**PROBLEM DESCRIPTION:**
An exact copy of every record is required.

** RECORDS PROVIDED follows **

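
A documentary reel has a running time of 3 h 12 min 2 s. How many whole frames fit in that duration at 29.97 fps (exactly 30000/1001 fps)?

3 h 12 min 2 s = 11522 s.
Frames = 11522 × 30000/1001 = 49380000/143 ≈ 345314.6853.
Complete frames: 345314.

345314 frames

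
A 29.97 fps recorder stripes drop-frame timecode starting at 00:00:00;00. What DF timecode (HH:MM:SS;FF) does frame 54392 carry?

00:30:14;26

Each 10-minute DF block holds 10 × 60 × 30 − 9 × 2 = 17982 frames. 54392 ÷ 17982 → 3 full blocks, remainder 446.
Within the partial block the first minute is 1800 frames and each further minute 1798, so 0 further minute boundaries passed. Total skipped labels = 18 × 3 + 2 × 0 = 54.
Non-drop label index = 54392 + 54 = 54446; at 30 labels/s that is 00:30:14:26, i.e. DF 00:30:14;26.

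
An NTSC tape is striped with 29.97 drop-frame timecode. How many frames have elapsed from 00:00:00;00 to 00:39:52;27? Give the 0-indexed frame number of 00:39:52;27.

71715

As if non-drop at 30 labels/s: (0 × 3600 + 39 × 60 + 52) × 30 + 27 = 71787.
Minute boundaries passed: 39; those not divisible by 10: 39 − 3 = 36; dropped labels = 2 × 36 = 72.
Actual frame index = 71787 − 72 = 71715.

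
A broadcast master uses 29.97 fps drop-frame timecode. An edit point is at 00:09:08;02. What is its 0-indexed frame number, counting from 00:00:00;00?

Complete 10-minute blocks: 0, each 17982 frames → 0.
Remaining 9 whole minutes in the current block: 1800 + 8 × 1798 = 16184 frames.
Within the current minute: 8 × 30 + 2 − 2 = 240 (labels ;00/;01 skipped at this minute). Total = 0 + 16184 + 240 = 16424.

16424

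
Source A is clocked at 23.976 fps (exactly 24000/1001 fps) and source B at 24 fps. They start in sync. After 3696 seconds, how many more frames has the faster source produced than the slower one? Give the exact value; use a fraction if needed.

A emits 24000/1001 × 3696 = 1152000/13 frames; B emits 24 × 3696 = 88704.
Difference = 1152/13 frames (≈ 88.6154); B is ahead of A.

1152/13 frames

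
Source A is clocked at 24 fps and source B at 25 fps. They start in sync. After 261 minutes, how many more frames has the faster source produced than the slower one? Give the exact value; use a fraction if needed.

15660 frames

261 min = 15660 s.
A emits 24 × 15660 = 375840 frames; B emits 25 × 15660 = 391500.
Difference = 15660 frames; B is ahead of A.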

** End of RECORDS PROVIDED **

**RESULT BELOW:**
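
A documentary reel has a running time of 3 h 12 min 2 s. How many whole frames fit in that duration at 29.97 fps (exactly 30000/1001 fps)?

3 h 12 min 2 s = 11522 s.
Frames = 11522 × 30000/1001 = 49380000/143 ≈ 345314.6853.
Complete frames: 345314.

345314 frames

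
A 29.97 fps recorder stripes drop-frame timecode starting at 00:00:00;00. What DF timecode (HH:MM:SS;FF) does frame 54392 carry?

00:30:14;26

Each 10-minute DF block holds 10 × 60 × 30 − 9 × 2 = 17982 frames. 54392 ÷ 17982 → 3 full blocks, remainder 446.
Within the partial block the first minute is 1800 frames and each further minute 1798, so 0 further minute boundaries passed. Total skipped labels = 18 × 3 + 2 × 0 = 54.
Non-drop label index = 54392 + 54 = 54446; at 30 labels/s that is 00:30:14:26, i.e. DF 00:30:14;26.

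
An NTSC tape is striped with 29.97 drop-frame timecode. How many frames have elapsed from 00:00:00;00 to 00:39:52;27? Give the 0-indexed frame number of 00:39:52;27.

71715

As if non-drop at 30 labels/s: (0 × 3600 + 39 × 60 + 52) × 30 + 27 = 71787.
Minute boundaries passed: 39; those not divisible by 10: 39 − 3 = 36; dropped labels = 2 × 36 = 72.
Actual frame index = 71787 − 72 = 71715.

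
A broadcast master uses 29.97 fps drop-frame timecode. An edit point is at 00:09:08;02. What is its 0-indexed frame number, counting from 00:00:00;00?

Complete 10-minute blocks: 0, each 17982 frames → 0.
Remaining 9 whole minutes in the current block: 1800 + 8 × 1798 = 16184 frames.
Within the current minute: 8 × 30 + 2 − 2 = 240 (labels ;00/;01 skipped at this minute). Total = 0 + 16184 + 240 = 16424.

16424

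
Source A is clocked at 23.976 fps (exactly 24000/1001 fps) and source B at 24 fps. They start in sync. After 3696 seconds, how many more frames has the faster source produced than the slower one? Give the exact value; use a fraction if needed.

A emits 24000/1001 × 3696 = 1152000/13 frames; B emits 24 × 3696 = 88704.
Difference = 1152/13 frames (≈ 88.6154); B is ahead of A.

1152/13 frames

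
Source A is clocked at 24 fps and source B at 25 fps. They start in sync. After 261 minutes, how many more frames has the faster source produced than the slower one? Give the exact value; use a fraction if needed.

15660 frames

261 min = 15660 s.
A emits 24 × 15660 = 375840 frames; B emits 25 × 15660 = 391500.
Difference = 15660 frames; B is ahead of A.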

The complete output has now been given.